SUPPLIED DATA:
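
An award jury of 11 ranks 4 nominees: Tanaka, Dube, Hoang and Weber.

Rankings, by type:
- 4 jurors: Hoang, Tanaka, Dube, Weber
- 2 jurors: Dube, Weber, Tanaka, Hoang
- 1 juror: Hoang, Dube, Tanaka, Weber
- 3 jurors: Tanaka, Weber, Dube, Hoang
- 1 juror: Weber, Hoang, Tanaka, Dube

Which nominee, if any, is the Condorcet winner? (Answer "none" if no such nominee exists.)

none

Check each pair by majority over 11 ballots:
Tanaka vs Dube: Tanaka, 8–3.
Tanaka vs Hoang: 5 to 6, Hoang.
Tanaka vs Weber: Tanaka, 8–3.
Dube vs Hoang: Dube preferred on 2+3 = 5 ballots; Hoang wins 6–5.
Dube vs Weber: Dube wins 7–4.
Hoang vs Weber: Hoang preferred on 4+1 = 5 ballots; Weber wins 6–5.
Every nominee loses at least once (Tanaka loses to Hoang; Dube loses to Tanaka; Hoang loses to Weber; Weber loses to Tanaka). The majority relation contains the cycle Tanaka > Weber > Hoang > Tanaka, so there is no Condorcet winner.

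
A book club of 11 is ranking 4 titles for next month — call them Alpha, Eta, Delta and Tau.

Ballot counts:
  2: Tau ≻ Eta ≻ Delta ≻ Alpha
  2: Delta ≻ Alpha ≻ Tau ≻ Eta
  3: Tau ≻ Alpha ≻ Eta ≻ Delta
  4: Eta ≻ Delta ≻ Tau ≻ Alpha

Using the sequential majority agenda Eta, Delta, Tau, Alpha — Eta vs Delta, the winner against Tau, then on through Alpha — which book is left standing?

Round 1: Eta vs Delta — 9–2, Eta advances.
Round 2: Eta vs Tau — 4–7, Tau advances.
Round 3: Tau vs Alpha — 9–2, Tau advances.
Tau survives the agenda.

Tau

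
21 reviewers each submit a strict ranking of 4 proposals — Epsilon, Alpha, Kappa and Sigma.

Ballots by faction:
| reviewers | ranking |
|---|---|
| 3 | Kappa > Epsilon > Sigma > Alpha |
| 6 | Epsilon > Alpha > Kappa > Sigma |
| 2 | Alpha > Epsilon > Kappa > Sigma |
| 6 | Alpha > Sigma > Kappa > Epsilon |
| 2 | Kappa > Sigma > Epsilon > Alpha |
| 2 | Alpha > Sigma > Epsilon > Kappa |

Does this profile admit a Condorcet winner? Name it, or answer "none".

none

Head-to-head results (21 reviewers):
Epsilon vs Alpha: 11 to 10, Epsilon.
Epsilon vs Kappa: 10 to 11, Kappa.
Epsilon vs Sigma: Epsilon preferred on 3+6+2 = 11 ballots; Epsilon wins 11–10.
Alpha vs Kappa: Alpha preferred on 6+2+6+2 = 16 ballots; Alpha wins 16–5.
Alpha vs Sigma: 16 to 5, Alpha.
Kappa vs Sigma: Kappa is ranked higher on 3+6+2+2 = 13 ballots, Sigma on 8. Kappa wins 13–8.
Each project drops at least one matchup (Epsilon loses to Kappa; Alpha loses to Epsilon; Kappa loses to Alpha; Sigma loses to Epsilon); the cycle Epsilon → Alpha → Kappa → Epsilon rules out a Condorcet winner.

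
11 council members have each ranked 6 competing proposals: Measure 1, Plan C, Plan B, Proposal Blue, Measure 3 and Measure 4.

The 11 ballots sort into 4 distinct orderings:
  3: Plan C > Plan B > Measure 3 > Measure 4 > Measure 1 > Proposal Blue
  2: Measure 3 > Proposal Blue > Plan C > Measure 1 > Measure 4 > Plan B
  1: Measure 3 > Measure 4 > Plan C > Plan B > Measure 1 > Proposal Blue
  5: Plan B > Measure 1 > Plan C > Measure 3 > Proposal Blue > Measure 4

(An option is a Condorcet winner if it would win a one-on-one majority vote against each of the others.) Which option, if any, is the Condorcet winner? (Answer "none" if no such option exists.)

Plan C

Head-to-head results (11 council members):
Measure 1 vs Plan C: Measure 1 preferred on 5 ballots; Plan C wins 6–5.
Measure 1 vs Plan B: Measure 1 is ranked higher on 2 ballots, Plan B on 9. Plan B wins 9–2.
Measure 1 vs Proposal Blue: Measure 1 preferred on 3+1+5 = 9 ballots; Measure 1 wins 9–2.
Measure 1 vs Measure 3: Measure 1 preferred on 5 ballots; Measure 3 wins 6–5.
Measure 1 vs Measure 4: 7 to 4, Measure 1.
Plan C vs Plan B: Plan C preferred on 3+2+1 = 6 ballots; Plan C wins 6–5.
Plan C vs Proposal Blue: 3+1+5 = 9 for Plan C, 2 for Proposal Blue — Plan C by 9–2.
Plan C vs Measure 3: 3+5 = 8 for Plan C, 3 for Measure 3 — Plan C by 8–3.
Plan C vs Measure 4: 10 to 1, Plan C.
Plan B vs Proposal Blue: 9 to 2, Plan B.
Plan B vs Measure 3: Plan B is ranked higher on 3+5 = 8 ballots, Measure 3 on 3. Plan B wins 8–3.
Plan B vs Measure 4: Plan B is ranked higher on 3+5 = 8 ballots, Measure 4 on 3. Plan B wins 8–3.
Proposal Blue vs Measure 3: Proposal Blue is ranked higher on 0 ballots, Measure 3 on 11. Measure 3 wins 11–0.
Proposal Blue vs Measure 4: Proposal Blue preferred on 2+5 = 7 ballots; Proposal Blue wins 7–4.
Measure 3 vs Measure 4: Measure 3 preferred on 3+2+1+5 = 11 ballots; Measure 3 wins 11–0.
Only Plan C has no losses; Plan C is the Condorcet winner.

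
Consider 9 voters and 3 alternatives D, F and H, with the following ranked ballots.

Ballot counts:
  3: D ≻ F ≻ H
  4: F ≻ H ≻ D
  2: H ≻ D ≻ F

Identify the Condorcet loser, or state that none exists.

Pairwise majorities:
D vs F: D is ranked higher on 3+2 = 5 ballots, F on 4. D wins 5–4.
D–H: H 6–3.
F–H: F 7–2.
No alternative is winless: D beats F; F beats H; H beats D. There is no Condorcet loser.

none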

--

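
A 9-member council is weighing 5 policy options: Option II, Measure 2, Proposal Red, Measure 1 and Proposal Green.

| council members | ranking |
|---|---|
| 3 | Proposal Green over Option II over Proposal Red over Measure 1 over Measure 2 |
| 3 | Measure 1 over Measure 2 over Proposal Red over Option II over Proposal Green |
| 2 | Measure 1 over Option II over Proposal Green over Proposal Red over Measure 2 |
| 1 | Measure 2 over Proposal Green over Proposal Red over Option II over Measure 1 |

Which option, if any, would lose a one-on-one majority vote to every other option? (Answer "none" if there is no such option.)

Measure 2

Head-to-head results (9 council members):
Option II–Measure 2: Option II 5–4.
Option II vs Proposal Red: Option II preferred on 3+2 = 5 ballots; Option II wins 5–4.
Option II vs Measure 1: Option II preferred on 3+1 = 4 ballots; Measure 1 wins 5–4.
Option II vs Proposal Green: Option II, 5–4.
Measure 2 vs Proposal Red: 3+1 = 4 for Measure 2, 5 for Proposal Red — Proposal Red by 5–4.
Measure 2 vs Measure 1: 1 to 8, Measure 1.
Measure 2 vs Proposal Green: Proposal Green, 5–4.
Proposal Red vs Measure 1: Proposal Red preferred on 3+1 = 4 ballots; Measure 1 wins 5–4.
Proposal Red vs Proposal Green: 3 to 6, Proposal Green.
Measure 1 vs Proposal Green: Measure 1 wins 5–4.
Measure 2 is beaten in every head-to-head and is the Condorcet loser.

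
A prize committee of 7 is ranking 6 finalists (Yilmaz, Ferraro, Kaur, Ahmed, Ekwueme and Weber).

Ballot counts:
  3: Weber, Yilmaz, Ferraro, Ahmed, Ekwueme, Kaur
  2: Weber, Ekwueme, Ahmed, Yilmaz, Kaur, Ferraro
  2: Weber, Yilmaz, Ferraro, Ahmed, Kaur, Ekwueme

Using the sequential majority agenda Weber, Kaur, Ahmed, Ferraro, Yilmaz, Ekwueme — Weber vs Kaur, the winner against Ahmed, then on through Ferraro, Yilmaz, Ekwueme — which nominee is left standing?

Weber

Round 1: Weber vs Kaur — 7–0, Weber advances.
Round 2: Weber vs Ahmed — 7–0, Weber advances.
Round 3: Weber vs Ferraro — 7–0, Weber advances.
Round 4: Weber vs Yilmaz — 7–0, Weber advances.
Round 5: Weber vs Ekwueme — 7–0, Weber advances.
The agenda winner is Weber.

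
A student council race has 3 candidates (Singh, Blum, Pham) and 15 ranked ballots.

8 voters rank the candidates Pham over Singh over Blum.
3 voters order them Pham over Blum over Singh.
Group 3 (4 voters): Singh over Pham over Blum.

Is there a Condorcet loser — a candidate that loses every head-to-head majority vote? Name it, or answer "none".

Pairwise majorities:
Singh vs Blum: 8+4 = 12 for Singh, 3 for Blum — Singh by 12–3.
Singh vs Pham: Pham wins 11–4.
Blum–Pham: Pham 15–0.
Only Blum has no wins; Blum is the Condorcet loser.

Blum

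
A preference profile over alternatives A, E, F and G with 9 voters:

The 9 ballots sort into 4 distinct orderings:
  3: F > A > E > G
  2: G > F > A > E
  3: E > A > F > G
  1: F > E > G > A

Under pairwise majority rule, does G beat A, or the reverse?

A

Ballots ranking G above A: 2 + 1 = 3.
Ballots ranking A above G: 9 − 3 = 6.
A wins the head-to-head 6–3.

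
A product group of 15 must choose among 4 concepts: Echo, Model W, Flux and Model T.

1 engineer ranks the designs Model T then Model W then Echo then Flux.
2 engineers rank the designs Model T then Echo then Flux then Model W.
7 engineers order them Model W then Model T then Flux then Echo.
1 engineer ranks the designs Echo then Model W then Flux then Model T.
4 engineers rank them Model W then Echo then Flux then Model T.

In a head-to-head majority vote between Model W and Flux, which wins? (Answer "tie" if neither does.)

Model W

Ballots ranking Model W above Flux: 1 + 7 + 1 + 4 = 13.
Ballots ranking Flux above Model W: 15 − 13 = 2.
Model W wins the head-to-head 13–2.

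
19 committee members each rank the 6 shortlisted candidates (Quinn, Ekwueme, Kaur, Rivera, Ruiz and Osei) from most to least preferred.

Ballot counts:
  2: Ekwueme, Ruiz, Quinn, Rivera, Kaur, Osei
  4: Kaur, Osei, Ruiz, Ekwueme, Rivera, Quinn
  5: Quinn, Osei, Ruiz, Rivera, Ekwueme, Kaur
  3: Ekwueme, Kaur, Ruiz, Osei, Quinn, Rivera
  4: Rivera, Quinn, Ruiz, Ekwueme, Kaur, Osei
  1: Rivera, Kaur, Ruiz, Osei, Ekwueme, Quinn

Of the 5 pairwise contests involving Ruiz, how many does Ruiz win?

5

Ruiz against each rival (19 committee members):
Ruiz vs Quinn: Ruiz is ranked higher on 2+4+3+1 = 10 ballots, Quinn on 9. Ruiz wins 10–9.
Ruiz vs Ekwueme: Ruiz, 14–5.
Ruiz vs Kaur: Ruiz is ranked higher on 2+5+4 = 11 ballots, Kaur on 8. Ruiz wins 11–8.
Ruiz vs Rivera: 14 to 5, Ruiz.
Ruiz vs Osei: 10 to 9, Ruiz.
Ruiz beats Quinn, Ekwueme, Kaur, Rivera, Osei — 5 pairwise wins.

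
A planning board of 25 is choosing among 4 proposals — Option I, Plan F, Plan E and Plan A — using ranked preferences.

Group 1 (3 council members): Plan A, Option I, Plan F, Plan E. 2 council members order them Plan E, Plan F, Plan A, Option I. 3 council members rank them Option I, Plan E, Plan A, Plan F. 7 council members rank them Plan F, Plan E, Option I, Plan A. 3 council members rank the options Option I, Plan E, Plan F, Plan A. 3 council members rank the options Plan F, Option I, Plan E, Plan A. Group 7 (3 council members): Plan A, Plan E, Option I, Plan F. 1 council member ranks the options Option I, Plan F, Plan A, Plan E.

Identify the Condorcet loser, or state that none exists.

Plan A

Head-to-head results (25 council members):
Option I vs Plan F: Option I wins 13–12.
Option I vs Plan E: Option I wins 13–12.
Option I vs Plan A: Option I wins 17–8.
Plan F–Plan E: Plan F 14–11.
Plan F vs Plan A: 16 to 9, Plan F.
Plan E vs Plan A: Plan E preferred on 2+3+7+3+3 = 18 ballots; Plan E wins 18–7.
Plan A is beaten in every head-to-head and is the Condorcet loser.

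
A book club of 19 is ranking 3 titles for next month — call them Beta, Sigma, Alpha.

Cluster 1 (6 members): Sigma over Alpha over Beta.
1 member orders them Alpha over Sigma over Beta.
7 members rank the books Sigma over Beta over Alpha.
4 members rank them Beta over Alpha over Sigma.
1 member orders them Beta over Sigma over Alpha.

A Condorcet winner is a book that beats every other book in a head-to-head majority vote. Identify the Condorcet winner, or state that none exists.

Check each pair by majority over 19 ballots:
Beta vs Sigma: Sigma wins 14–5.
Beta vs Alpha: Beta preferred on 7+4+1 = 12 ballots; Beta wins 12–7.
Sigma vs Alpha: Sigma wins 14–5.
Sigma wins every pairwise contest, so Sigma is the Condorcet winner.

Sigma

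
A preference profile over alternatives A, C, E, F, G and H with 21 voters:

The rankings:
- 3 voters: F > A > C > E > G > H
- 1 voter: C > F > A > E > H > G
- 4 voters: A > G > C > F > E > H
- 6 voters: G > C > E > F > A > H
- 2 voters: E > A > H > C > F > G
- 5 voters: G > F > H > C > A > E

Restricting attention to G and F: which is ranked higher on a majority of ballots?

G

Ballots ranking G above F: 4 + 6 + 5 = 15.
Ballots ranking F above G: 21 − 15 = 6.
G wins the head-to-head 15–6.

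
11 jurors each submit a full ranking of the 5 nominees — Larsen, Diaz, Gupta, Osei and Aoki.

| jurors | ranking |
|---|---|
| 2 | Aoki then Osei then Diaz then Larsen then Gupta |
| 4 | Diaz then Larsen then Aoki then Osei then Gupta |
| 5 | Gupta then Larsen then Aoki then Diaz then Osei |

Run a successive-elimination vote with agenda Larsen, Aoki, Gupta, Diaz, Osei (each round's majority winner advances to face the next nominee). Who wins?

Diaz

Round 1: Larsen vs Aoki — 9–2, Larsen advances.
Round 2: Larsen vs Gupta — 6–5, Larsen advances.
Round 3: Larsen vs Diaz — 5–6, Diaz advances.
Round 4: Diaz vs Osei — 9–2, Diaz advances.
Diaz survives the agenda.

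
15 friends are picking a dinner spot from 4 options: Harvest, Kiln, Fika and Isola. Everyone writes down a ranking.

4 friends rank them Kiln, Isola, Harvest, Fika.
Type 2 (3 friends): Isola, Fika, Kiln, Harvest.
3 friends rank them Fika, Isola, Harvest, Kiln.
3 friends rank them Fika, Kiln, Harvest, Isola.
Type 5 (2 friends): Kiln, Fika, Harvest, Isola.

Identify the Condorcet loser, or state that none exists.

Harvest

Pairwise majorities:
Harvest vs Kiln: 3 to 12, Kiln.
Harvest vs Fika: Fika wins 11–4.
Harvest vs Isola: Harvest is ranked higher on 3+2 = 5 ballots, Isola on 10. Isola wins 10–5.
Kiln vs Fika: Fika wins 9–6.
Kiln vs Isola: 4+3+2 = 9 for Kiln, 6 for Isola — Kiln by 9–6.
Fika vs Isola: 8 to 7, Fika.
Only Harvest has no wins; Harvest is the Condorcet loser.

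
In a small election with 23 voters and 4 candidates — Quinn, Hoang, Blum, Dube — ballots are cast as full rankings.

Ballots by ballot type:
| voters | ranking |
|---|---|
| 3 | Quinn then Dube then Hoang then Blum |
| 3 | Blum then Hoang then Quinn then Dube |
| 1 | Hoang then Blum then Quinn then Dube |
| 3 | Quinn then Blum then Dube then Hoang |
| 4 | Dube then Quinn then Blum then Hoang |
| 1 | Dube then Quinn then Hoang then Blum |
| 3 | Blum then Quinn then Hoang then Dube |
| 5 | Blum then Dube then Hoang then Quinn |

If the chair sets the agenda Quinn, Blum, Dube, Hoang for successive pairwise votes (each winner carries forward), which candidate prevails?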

==

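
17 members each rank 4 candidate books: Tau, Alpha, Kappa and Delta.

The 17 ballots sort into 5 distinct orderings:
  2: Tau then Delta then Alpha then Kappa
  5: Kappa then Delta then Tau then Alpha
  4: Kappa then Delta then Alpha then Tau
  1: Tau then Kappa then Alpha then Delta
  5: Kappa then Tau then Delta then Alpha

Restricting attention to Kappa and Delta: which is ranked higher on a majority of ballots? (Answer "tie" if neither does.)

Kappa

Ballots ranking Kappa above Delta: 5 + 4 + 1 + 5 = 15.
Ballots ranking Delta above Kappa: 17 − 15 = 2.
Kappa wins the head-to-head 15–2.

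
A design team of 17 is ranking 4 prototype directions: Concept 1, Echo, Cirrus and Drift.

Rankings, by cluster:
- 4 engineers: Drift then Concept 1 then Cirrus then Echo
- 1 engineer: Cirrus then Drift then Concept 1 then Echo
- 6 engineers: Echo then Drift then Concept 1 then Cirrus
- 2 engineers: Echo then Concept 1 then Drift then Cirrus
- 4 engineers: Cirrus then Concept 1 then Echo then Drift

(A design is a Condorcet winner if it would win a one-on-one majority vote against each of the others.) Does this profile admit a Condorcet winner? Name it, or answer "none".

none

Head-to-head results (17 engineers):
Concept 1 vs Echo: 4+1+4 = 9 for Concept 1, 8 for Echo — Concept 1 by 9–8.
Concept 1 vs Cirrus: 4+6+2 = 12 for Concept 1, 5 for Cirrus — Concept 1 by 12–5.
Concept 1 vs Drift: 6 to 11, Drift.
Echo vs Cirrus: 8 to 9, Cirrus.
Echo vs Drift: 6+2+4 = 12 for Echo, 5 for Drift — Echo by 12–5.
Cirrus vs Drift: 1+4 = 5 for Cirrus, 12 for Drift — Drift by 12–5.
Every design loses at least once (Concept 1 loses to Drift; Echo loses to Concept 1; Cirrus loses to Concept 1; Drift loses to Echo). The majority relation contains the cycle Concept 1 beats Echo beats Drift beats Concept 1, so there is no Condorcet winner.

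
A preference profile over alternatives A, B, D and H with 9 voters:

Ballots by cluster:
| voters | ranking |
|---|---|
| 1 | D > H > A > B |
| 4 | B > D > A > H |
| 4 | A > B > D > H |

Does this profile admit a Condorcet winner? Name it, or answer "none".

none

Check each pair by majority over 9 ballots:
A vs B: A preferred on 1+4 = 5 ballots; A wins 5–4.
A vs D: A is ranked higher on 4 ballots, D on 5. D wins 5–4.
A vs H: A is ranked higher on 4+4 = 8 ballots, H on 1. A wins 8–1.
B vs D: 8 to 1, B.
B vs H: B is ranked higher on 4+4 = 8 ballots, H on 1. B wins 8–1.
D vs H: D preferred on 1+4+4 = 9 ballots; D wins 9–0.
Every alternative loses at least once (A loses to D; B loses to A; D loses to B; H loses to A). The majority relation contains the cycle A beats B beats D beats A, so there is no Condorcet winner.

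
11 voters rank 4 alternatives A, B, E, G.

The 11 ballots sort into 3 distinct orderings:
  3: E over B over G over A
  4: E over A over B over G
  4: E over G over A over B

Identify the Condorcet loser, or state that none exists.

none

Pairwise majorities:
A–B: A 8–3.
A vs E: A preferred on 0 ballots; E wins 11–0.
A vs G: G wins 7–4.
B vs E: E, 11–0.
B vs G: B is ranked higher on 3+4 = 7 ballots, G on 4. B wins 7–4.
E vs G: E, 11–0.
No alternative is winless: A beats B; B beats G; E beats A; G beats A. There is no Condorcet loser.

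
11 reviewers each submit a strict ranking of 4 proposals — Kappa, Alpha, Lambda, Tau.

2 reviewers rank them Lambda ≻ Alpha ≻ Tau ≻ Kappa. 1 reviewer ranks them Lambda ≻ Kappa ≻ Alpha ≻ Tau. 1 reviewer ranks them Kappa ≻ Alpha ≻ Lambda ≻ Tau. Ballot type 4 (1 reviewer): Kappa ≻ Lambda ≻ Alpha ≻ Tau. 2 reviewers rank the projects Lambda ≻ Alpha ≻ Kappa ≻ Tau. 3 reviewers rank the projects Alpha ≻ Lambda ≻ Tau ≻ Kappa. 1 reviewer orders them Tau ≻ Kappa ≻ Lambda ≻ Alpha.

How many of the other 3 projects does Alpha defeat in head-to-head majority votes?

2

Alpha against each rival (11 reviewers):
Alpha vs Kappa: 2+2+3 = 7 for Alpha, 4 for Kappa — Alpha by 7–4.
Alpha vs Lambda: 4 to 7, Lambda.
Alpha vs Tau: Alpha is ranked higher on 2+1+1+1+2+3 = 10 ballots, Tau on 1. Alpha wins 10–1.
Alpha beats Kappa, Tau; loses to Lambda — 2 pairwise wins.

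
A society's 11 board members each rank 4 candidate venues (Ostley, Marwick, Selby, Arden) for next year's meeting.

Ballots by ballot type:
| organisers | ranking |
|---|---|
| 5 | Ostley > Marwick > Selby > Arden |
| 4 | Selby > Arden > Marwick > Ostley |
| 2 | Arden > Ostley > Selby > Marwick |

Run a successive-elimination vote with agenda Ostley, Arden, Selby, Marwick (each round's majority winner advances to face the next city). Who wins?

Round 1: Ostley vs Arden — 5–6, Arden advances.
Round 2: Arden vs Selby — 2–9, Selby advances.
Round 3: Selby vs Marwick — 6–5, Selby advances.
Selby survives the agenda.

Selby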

EXERCISE INSTRUCTIONS:
For the listing above, state how many lines include the word "proposals", and give only the number.

EXERCISE RESULT:
4